(DATA PROVIDED begins)

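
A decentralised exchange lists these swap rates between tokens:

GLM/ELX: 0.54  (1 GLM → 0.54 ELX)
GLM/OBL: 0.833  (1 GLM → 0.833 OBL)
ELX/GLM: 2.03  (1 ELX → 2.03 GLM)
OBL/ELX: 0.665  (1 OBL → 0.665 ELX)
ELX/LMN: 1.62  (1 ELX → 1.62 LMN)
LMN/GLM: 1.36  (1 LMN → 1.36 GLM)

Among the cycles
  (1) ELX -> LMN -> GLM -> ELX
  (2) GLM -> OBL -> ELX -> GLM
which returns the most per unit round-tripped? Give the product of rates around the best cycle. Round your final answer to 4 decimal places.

(1) 1.62 × 1.36 × 0.54 = 1.18973
(2) 0.833 × 0.665 × 2.03 = 1.12451
Highest is cycle (1) at 1.1897 (>1, arbitrage).

1.1897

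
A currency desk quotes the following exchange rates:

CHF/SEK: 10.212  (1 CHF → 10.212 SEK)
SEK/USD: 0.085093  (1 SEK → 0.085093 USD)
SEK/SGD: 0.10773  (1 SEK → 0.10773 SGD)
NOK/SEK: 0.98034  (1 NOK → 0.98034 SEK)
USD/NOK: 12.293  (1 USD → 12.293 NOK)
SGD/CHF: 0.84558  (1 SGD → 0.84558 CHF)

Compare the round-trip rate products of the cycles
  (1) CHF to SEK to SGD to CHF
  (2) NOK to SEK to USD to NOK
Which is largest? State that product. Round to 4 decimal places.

(1) 10.212 × 0.10773 × 0.84558 = 0.93026
(2) 0.98034 × 0.085093 × 12.293 = 1.02548
Highest is cycle (2) at 1.0255 (>1, arbitrage).

1.0255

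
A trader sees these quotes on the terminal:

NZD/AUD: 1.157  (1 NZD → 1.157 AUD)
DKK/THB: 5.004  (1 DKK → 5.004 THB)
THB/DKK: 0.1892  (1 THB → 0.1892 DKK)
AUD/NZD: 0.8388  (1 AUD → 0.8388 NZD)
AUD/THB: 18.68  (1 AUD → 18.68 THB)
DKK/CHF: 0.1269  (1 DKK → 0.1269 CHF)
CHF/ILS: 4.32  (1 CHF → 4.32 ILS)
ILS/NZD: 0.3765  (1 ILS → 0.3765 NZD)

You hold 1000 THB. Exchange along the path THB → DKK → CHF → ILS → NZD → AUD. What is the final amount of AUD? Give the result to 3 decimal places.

45.182

1000 THB × 0.1892 = 189.2 DKK
189.2 DKK × 0.1269 = 24.00948 CHF
24.00948 CHF × 4.32 = 103.7209536 ILS
103.7209536 ILS × 0.3765 = 39.0509390304 NZD
39.0509390304 NZD × 1.157 = 45.1819364581728 AUD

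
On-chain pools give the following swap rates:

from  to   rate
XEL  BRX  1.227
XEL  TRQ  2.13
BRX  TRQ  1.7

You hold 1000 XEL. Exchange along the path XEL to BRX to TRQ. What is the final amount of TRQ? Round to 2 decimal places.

1000 XEL × 1.227 = 1227 BRX
1227 BRX × 1.7 = 2085.9 TRQ

2085.90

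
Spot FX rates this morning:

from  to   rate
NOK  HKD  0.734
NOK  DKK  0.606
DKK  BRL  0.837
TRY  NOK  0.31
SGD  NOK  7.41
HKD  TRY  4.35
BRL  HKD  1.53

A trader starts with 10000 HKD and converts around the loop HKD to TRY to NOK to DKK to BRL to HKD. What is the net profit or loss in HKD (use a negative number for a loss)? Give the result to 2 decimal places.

10000 HKD × 4.35 = 43500 TRY
43500 TRY × 0.31 = 13485 NOK
13485 NOK × 0.606 = 8171.91 DKK
8171.91 DKK × 0.837 = 6839.88867 BRL
6839.88867 BRL × 1.53 = 10465.0296651 HKD
Net change: 10465.0296651 − 10000 = 465.0296651 HKD

465.03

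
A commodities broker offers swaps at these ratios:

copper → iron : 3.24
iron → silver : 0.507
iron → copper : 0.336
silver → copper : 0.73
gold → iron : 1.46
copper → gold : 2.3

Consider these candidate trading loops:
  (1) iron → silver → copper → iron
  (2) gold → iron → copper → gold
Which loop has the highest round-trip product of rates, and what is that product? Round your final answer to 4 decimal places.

(1) 0.507 × 0.73 × 3.24 = 1.19916
(2) 1.46 × 0.336 × 2.3 = 1.12829
Highest is cycle (1) at 1.1992 (>1, arbitrage).

1.1992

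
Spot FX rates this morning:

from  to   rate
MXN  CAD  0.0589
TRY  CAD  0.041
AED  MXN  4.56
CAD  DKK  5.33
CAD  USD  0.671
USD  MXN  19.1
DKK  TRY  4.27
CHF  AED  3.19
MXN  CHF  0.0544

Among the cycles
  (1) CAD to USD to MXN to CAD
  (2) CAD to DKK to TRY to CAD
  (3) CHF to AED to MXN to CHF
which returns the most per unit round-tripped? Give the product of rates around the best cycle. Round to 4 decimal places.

(1) 0.671 × 19.1 × 0.0589 = 0.75487
(2) 5.33 × 4.27 × 0.041 = 0.93312
(3) 3.19 × 4.56 × 0.0544 = 0.79132
Highest is cycle (2) at 0.9331 (≤1, no arbitrage).

0.9331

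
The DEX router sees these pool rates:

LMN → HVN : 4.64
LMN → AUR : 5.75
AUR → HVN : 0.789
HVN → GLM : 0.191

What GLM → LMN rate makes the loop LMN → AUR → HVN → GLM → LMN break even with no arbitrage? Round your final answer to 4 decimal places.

1.1540

Known legs of the cycle: 5.75 × 0.789 × 0.191 = 0.86651925
For no arbitrage the full-cycle product must be 1, so the missing rate is 1 / 0.86651925 ≈ 1.154042.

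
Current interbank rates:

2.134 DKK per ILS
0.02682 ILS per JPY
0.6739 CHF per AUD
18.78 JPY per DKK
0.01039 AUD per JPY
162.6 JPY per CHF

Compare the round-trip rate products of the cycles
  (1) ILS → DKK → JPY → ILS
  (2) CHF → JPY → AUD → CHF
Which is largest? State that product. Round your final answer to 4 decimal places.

(1) 2.134 × 18.78 × 0.02682 = 1.07485
(2) 162.6 × 0.01039 × 0.6739 = 1.13850
Highest is cycle (2) at 1.1385 (>1, arbitrage).

1.1385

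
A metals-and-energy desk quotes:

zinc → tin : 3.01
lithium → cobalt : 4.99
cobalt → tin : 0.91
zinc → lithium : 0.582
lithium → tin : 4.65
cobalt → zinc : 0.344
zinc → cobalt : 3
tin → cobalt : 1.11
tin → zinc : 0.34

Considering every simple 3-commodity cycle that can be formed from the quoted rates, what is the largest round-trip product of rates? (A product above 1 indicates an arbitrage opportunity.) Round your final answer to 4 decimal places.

zinc→tin→cobalt→zinc: 3.01 × 1.11 × 0.344 = 1.14934
lithium→cobalt→zinc→lithium: 4.99 × 0.344 × 0.582 = 0.99904
zinc→cobalt→tin→zinc: 3 × 0.91 × 0.34 = 0.92820
lithium→tin→zinc→lithium: 4.65 × 0.34 × 0.582 = 0.92014
Maximum is zinc→tin→cobalt→zinc at 1.1493; arbitrage exists.

1.1493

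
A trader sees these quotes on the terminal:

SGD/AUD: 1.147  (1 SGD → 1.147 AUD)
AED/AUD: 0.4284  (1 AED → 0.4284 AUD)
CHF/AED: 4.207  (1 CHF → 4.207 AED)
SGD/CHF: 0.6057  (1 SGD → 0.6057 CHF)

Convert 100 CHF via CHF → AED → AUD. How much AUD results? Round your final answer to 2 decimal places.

100 CHF × 4.207 = 420.7 AED
420.7 AED × 0.4284 = 180.22788 AUD

180.23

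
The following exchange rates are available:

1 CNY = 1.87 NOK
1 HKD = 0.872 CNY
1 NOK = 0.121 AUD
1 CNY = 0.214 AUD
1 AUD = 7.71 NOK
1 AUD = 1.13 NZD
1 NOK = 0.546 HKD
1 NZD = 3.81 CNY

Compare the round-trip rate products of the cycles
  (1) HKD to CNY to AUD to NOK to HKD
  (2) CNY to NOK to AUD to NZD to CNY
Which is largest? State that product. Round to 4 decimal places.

(1) 0.872 × 0.214 × 7.71 × 0.546 = 0.78556
(2) 1.87 × 0.121 × 1.13 × 3.81 = 0.97416
Highest is cycle (2) at 0.9742 (≤1, no arbitrage).

0.9742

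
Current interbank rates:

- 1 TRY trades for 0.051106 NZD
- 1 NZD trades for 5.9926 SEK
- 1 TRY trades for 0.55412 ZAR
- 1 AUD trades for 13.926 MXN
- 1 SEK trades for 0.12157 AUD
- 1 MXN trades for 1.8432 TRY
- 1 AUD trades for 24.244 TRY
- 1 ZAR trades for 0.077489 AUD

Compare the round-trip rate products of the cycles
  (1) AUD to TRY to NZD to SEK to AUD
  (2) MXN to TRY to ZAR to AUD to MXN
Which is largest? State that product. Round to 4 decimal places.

1.1022

(1) 24.244 × 0.051106 × 5.9926 × 0.12157 = 0.90265
(2) 1.8432 × 0.55412 × 0.077489 × 13.926 = 1.10216
Highest is cycle (2) at 1.1022 (>1, arbitrage).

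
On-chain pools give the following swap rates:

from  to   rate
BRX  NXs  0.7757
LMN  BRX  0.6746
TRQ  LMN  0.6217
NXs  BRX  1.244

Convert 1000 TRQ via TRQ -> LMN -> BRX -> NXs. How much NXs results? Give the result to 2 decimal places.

325.33

1000 TRQ × 0.6217 = 621.7 LMN
621.7 LMN × 0.6746 = 419.39882 BRX
419.39882 BRX × 0.7757 = 325.327664674 NXs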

(DATA PROVIDED ends)

WHAT YOU WILL DO: The job here is to find each line above with the word "copper" and copy it.

EXERCISE RESPONSE:
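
copper → iron : 3.24
iron → copper : 0.336
silver → copper : 0.73
copper → gold : 2.3
  (1) iron → silver → copper → iron
  (2) gold → iron → copper → gold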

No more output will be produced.